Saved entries
====
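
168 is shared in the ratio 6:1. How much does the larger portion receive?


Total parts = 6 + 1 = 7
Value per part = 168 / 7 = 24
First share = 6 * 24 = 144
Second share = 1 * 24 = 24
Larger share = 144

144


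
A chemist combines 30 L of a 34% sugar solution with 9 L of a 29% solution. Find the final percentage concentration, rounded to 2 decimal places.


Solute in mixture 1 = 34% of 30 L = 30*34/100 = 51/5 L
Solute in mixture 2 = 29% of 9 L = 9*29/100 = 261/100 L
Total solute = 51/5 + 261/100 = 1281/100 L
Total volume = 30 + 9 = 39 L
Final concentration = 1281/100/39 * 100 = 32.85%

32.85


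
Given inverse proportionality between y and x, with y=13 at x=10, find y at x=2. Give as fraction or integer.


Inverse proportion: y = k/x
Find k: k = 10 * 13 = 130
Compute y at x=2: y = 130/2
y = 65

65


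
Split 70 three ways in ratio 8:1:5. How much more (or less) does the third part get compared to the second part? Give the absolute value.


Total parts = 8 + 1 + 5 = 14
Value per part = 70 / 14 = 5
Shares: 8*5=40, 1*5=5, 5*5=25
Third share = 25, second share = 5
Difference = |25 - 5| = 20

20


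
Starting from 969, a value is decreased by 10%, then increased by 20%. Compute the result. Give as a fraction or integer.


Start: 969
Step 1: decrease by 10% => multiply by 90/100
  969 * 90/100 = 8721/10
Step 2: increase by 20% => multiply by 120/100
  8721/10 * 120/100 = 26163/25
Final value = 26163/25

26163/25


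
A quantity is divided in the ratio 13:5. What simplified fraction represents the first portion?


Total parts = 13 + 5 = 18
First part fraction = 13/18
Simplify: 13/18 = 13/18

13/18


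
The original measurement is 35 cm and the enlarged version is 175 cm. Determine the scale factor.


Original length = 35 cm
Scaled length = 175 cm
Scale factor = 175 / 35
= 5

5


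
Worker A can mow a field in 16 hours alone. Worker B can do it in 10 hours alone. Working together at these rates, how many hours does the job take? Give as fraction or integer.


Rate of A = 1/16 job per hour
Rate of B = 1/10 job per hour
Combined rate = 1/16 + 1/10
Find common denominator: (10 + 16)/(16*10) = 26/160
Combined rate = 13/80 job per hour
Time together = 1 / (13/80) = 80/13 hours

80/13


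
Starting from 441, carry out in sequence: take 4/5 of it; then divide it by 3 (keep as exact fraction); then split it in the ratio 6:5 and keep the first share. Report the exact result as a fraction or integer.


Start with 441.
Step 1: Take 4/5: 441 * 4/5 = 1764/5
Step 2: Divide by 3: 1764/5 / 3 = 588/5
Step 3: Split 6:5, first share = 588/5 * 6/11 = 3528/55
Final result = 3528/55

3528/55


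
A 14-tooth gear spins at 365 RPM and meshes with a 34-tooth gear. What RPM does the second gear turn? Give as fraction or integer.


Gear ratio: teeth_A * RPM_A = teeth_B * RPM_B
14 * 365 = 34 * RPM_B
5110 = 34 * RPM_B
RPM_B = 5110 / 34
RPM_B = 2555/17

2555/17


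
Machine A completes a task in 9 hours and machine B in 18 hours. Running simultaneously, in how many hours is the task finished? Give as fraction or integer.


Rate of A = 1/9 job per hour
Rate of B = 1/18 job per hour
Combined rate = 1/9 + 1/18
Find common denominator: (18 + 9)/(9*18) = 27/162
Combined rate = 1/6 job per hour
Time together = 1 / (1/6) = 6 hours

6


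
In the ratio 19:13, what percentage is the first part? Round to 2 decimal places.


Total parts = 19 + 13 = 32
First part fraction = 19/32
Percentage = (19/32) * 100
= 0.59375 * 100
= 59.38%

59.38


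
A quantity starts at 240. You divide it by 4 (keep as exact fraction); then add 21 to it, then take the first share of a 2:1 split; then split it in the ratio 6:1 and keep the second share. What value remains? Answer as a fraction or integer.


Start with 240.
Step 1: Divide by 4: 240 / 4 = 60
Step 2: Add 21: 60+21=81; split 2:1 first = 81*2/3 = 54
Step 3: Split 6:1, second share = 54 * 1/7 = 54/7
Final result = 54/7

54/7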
====
**Exercise directions:** Each line above must be returned exactly as written.

**Result:**
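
168 is shared in the ratio 6:1. How much does the larger portion receive?


Total parts = 6 + 1 = 7
Value per part = 168 / 7 = 24
First share = 6 * 24 = 144
Second share = 1 * 24 = 24
Larger share = 144

144


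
A chemist combines 30 L of a 34% sugar solution with 9 L of a 29% solution. Find the final percentage concentration, rounded to 2 decimal places.


Solute in mixture 1 = 34% of 30 L = 30*34/100 = 51/5 L
Solute in mixture 2 = 29% of 9 L = 9*29/100 = 261/100 L
Total solute = 51/5 + 261/100 = 1281/100 L
Total volume = 30 + 9 = 39 L
Final concentration = 1281/100/39 * 100 = 32.85%

32.85


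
Given inverse proportionality between y and x, with y=13 at x=10, find y at x=2. Give as fraction or integer.


Inverse proportion: y = k/x
Find k: k = 10 * 13 = 130
Compute y at x=2: y = 130/2
y = 65

65


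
Split 70 three ways in ratio 8:1:5. How much more (or less) does the third part get compared to the second part? Give the absolute value.


Total parts = 8 + 1 + 5 = 14
Value per part = 70 / 14 = 5
Shares: 8*5=40, 1*5=5, 5*5=25
Third share = 25, second share = 5
Difference = |25 - 5| = 20

20


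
Starting from 969, a value is decreased by 10%, then increased by 20%. Compute the result. Give as a fraction or integer.


Start: 969
Step 1: decrease by 10% => multiply by 90/100
  969 * 90/100 = 8721/10
Step 2: increase by 20% => multiply by 120/100
  8721/10 * 120/100 = 26163/25
Final value = 26163/25

26163/25


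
A quantity is divided in the ratio 13:5. What simplified fraction represents the first portion?


Total parts = 13 + 5 = 18
First part fraction = 13/18
Simplify: 13/18 = 13/18

13/18


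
The original measurement is 35 cm and the enlarged version is 175 cm. Determine the scale factor.


Original length = 35 cm
Scaled length = 175 cm
Scale factor = 175 / 35
= 5

5


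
Worker A can mow a field in 16 hours alone. Worker B can do it in 10 hours alone. Working together at these rates, how many hours does the job take? Give as fraction or integer.


Rate of A = 1/16 job per hour
Rate of B = 1/10 job per hour
Combined rate = 1/16 + 1/10
Find common denominator: (10 + 16)/(16*10) = 26/160
Combined rate = 13/80 job per hour
Time together = 1 / (13/80) = 80/13 hours

80/13


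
Starting from 441, carry out in sequence: take 4/5 of it; then divide it by 3 (keep as exact fraction); then split it in the ratio 6:5 and keep the first share. Report the exact result as a fraction or integer.


Start with 441.
Step 1: Take 4/5: 441 * 4/5 = 1764/5
Step 2: Divide by 3: 1764/5 / 3 = 588/5
Step 3: Split 6:5, first share = 588/5 * 6/11 = 3528/55
Final result = 3528/55

3528/55


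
A 14-tooth gear spins at 365 RPM and meshes with a 34-tooth gear. What RPM does the second gear turn? Give as fraction or integer.


Gear ratio: teeth_A * RPM_A = teeth_B * RPM_B
14 * 365 = 34 * RPM_B
5110 = 34 * RPM_B
RPM_B = 5110 / 34
RPM_B = 2555/17

2555/17


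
Machine A completes a task in 9 hours and machine B in 18 hours. Running simultaneously, in how many hours is the task finished? Give as fraction or integer.


Rate of A = 1/9 job per hour
Rate of B = 1/18 job per hour
Combined rate = 1/9 + 1/18
Find common denominator: (18 + 9)/(9*18) = 27/162
Combined rate = 1/6 job per hour
Time together = 1 / (1/6) = 6 hours

6


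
In the ratio 19:13, what percentage is the first part? Round to 2 decimal places.


Total parts = 19 + 13 = 32
First part fraction = 19/32
Percentage = (19/32) * 100
= 0.59375 * 100
= 59.38%

59.38


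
A quantity starts at 240. You divide it by 4 (keep as exact fraction); then add 21 to it, then take the first share of a 2:1 split; then split it in the ratio 6:1 and keep the second share. What value remains? Answer as a fraction or integer.


Start with 240.
Step 1: Divide by 4: 240 / 4 = 60
Step 2: Add 21: 60+21=81; split 2:1 first = 81*2/3 = 54
Step 3: Split 6:1, second share = 54 * 1/7 = 54/7
Final result = 54/7

54/7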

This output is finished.